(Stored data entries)
....

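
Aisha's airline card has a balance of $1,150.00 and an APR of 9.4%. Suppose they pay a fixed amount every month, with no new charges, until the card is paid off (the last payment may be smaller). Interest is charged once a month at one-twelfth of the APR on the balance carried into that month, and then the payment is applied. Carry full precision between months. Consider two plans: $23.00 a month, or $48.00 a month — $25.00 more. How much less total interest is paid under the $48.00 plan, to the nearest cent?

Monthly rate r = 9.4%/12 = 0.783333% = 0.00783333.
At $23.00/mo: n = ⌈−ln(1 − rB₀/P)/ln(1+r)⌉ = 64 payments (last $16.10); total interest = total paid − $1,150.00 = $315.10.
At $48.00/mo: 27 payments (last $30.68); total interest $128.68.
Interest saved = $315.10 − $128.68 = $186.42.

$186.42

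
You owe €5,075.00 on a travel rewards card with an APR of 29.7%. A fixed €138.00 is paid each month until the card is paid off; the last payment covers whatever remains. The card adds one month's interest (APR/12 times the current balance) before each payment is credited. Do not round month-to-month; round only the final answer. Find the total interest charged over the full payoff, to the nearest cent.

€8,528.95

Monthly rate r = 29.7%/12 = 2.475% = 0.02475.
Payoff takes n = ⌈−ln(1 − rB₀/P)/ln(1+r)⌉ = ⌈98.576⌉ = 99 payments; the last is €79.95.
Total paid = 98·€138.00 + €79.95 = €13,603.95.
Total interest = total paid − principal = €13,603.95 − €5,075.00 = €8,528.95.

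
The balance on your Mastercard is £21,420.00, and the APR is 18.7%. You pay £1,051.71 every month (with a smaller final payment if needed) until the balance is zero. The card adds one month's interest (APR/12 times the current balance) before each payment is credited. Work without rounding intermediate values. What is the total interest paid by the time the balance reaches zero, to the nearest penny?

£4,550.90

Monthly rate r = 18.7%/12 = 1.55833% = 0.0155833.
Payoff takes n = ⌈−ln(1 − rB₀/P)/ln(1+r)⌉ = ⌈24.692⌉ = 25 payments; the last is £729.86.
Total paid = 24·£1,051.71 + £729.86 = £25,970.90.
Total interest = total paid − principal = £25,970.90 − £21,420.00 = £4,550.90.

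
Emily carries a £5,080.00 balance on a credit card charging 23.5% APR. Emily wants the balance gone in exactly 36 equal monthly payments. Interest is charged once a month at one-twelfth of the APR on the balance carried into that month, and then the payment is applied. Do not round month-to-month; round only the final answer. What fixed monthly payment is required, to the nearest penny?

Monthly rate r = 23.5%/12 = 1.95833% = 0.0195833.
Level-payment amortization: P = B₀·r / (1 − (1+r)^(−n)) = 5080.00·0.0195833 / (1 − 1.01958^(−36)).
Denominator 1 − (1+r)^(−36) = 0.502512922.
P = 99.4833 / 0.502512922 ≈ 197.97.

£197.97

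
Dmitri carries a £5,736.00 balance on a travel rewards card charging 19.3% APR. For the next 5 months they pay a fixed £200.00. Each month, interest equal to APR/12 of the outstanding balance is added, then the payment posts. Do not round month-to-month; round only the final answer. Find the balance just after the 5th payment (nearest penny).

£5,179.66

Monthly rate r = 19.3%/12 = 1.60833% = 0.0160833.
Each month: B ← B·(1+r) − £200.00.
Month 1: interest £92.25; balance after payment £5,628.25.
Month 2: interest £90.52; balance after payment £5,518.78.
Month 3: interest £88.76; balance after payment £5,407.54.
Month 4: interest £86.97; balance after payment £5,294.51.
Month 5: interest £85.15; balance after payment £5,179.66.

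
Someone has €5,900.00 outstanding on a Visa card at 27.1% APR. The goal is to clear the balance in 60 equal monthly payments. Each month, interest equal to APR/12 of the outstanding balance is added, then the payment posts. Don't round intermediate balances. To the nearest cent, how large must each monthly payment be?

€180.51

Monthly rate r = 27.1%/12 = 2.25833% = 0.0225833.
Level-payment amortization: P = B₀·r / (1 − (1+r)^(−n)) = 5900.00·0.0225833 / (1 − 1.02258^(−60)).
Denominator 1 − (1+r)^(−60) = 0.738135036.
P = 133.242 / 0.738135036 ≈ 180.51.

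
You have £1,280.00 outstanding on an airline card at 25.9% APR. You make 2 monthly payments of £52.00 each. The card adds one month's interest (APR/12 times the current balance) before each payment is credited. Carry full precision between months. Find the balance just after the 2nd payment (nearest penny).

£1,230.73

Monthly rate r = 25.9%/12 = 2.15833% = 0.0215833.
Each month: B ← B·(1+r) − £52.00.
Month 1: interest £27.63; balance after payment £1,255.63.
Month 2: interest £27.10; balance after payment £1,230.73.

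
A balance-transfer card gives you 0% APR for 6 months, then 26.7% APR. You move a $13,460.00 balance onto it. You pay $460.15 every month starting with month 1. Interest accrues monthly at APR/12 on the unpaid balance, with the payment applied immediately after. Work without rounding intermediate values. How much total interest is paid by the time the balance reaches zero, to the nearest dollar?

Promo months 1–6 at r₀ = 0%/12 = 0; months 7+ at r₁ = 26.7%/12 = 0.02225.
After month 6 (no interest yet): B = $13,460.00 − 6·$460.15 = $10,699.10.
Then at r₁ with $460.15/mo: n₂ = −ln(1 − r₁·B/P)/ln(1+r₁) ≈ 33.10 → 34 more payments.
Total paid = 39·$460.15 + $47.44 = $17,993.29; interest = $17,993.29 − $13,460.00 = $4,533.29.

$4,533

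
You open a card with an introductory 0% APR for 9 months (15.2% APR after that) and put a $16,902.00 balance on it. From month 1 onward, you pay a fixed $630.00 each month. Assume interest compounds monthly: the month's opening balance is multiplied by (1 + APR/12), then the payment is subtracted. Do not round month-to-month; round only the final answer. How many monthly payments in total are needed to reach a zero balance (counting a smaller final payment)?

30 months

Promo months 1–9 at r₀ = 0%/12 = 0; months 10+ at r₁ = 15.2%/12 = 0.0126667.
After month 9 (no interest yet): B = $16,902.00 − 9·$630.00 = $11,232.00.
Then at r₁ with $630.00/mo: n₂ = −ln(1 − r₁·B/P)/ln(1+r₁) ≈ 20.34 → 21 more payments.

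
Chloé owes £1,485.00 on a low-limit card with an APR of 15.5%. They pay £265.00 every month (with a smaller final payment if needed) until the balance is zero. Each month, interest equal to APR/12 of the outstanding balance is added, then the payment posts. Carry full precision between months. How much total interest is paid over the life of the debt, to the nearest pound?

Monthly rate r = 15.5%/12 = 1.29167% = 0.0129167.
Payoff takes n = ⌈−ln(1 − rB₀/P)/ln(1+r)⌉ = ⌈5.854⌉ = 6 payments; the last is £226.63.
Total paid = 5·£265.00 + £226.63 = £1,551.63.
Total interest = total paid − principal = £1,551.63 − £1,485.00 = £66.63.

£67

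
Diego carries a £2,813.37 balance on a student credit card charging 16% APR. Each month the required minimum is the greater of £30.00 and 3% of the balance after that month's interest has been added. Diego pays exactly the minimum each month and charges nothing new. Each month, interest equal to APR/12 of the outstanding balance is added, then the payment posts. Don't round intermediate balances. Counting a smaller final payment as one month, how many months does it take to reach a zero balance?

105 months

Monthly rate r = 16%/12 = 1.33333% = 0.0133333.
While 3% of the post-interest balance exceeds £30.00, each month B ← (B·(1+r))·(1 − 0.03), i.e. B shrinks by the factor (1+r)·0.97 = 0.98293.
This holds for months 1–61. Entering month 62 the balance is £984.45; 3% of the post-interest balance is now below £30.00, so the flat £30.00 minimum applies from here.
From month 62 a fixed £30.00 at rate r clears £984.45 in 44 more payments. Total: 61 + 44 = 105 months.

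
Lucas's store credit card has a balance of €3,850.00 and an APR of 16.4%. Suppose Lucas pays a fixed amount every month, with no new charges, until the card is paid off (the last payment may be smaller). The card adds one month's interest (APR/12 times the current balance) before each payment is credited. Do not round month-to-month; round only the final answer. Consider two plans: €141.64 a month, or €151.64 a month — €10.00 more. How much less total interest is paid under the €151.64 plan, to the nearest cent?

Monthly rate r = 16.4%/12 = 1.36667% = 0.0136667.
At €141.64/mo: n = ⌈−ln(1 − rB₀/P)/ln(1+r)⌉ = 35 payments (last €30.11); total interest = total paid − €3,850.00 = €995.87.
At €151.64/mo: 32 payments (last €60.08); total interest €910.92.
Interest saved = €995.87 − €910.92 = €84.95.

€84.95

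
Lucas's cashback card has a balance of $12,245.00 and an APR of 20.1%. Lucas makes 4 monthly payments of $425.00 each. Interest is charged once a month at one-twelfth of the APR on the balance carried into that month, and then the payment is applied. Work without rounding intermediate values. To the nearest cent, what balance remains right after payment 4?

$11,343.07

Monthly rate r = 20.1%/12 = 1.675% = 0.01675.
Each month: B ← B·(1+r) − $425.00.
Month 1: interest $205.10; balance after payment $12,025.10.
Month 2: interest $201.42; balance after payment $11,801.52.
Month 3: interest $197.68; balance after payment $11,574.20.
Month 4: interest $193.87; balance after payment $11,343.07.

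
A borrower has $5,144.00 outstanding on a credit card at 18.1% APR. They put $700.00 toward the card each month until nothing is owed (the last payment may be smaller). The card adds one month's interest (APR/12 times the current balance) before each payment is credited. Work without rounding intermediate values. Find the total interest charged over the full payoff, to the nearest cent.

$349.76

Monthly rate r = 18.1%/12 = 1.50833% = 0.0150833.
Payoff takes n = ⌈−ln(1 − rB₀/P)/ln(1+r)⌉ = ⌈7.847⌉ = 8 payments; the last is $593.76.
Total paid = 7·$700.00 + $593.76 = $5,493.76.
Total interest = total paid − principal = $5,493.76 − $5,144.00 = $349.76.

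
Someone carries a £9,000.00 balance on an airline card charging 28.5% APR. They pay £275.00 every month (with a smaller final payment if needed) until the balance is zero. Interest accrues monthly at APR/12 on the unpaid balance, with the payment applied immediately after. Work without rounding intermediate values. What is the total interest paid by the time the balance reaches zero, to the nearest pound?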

....

▶ _TASK ITEM_:
Retype exactly, please, each line from the line that contains "A borrower has" through the last line of the entries above, with nothing added.

▶ _SOLUTION TO THE PROBLEM_:
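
A borrower has $5,144.00 outstanding on a credit card at 18.1% APR. They put $700.00 toward the card each month until nothing is owed (the last payment may be smaller). The card adds one month's interest (APR/12 times the current balance) before each payment is credited. Work without rounding intermediate values. Find the total interest charged over the full payoff, to the nearest cent.

$349.76

Monthly rate r = 18.1%/12 = 1.50833% = 0.0150833.
Payoff takes n = ⌈−ln(1 − rB₀/P)/ln(1+r)⌉ = ⌈7.847⌉ = 8 payments; the last is $593.76.
Total paid = 7·$700.00 + $593.76 = $5,493.76.
Total interest = total paid − principal = $5,493.76 − $5,144.00 = $349.76.

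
Someone carries a £9,000.00 balance on an airline card charging 28.5% APR. They pay £275.00 every month (with a smaller final payment if needed) until the balance is zero. Interest accrues monthly at APR/12 on the unpaid balance, with the payment applied immediately after. Work without rounding intermediate values. What is the total interest paid by the time the balance reaches zero, to the nearest pound?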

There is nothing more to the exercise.